Reproduce the complete set of records, exactly as they appear.

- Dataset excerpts

· · ·

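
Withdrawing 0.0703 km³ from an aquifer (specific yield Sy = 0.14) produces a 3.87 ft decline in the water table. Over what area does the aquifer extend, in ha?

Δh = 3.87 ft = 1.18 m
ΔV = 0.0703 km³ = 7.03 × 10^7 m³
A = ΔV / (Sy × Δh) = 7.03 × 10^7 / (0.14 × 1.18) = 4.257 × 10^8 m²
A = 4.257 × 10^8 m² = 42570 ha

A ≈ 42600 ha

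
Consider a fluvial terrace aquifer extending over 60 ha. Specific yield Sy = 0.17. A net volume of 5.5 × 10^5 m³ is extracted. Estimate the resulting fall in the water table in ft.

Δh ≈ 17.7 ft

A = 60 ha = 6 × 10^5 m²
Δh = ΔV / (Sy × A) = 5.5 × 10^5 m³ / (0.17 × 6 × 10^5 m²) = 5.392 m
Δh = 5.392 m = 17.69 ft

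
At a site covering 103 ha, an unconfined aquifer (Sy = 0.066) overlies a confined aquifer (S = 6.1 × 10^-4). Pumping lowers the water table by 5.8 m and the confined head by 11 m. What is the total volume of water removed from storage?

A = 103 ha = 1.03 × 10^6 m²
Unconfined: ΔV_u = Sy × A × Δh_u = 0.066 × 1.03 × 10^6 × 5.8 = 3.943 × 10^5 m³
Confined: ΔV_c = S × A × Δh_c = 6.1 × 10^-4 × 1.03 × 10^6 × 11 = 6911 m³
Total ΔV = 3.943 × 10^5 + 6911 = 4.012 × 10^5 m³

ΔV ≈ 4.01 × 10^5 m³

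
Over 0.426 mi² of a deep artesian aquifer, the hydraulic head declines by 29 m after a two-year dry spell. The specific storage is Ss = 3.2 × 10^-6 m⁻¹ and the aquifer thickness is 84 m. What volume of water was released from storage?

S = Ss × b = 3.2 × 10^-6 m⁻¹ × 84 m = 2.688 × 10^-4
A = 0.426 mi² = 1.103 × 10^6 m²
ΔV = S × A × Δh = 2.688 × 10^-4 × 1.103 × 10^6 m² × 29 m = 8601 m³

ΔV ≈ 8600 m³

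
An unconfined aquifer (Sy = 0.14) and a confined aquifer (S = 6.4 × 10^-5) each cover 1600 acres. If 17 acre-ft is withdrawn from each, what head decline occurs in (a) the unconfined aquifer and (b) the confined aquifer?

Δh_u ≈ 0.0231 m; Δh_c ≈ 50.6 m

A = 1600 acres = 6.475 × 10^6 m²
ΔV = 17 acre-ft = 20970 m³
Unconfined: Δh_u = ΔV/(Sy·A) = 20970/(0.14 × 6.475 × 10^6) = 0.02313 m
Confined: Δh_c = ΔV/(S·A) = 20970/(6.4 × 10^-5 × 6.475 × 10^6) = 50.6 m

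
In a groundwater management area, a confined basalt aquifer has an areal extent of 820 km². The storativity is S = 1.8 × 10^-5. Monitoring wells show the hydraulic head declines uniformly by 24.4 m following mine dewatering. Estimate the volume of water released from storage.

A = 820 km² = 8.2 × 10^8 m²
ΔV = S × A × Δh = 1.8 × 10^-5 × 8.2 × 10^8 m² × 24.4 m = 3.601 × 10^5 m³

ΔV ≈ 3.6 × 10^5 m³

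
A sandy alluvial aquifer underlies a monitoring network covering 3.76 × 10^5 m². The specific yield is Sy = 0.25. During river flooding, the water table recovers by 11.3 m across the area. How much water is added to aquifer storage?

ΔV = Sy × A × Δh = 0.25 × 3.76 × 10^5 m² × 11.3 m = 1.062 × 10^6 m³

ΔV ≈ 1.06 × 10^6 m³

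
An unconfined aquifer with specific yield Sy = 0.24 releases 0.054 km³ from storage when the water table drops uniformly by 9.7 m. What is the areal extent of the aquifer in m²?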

· · ·

- Exercise answer
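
Withdrawing 0.0703 km³ from an aquifer (specific yield Sy = 0.14) produces a 3.87 ft decline in the water table. Over what area does the aquifer extend, in ha?

Δh = 3.87 ft = 1.18 m
ΔV = 0.0703 km³ = 7.03 × 10^7 m³
A = ΔV / (Sy × Δh) = 7.03 × 10^7 / (0.14 × 1.18) = 4.257 × 10^8 m²
A = 4.257 × 10^8 m² = 42570 ha

A ≈ 42600 ha

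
Consider a fluvial terrace aquifer extending over 60 ha. Specific yield Sy = 0.17. A net volume of 5.5 × 10^5 m³ is extracted. Estimate the resulting fall in the water table in ft.

Δh ≈ 17.7 ft

A = 60 ha = 6 × 10^5 m²
Δh = ΔV / (Sy × A) = 5.5 × 10^5 m³ / (0.17 × 6 × 10^5 m²) = 5.392 m
Δh = 5.392 m = 17.69 ft

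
At a site covering 103 ha, an unconfined aquifer (Sy = 0.066) overlies a confined aquifer (S = 6.1 × 10^-4). Pumping lowers the water table by 5.8 m and the confined head by 11 m. What is the total volume of water removed from storage?

A = 103 ha = 1.03 × 10^6 m²
Unconfined: ΔV_u = Sy × A × Δh_u = 0.066 × 1.03 × 10^6 × 5.8 = 3.943 × 10^5 m³
Confined: ΔV_c = S × A × Δh_c = 6.1 × 10^-4 × 1.03 × 10^6 × 11 = 6911 m³
Total ΔV = 3.943 × 10^5 + 6911 = 4.012 × 10^5 m³

ΔV ≈ 4.01 × 10^5 m³

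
Over 0.426 mi² of a deep artesian aquifer, the hydraulic head declines by 29 m after a two-year dry spell. The specific storage is Ss = 3.2 × 10^-6 m⁻¹ and the aquifer thickness is 84 m. What volume of water was released from storage?

S = Ss × b = 3.2 × 10^-6 m⁻¹ × 84 m = 2.688 × 10^-4
A = 0.426 mi² = 1.103 × 10^6 m²
ΔV = S × A × Δh = 2.688 × 10^-4 × 1.103 × 10^6 m² × 29 m = 8601 m³

ΔV ≈ 8600 m³

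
An unconfined aquifer (Sy = 0.14) and a confined aquifer (S = 6.4 × 10^-5) each cover 1600 acres. If 17 acre-ft is withdrawn from each, what head decline occurs in (a) the unconfined aquifer and (b) the confined aquifer?

Δh_u ≈ 0.0231 m; Δh_c ≈ 50.6 m

A = 1600 acres = 6.475 × 10^6 m²
ΔV = 17 acre-ft = 20970 m³
Unconfined: Δh_u = ΔV/(Sy·A) = 20970/(0.14 × 6.475 × 10^6) = 0.02313 m
Confined: Δh_c = ΔV/(S·A) = 20970/(6.4 × 10^-5 × 6.475 × 10^6) = 50.6 m

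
In a groundwater management area, a confined basalt aquifer has an areal extent of 820 km². The storativity is S = 1.8 × 10^-5. Monitoring wells show the hydraulic head declines uniformly by 24.4 m following mine dewatering. Estimate the volume of water released from storage.

A = 820 km² = 8.2 × 10^8 m²
ΔV = S × A × Δh = 1.8 × 10^-5 × 8.2 × 10^8 m² × 24.4 m = 3.601 × 10^5 m³

ΔV ≈ 3.6 × 10^5 m³

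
A sandy alluvial aquifer underlies a monitoring network covering 3.76 × 10^5 m². The specific yield is Sy = 0.25. During river flooding, the water table recovers by 11.3 m across the area. How much water is added to aquifer storage?

ΔV = Sy × A × Δh = 0.25 × 3.76 × 10^5 m² × 11.3 m = 1.062 × 10^6 m³

ΔV ≈ 1.06 × 10^6 m³

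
An unconfined aquifer with specific yield Sy = 0.24 releases 0.054 km³ from storage when the water table drops uniformly by 9.7 m. What is the areal extent of the aquifer in m²?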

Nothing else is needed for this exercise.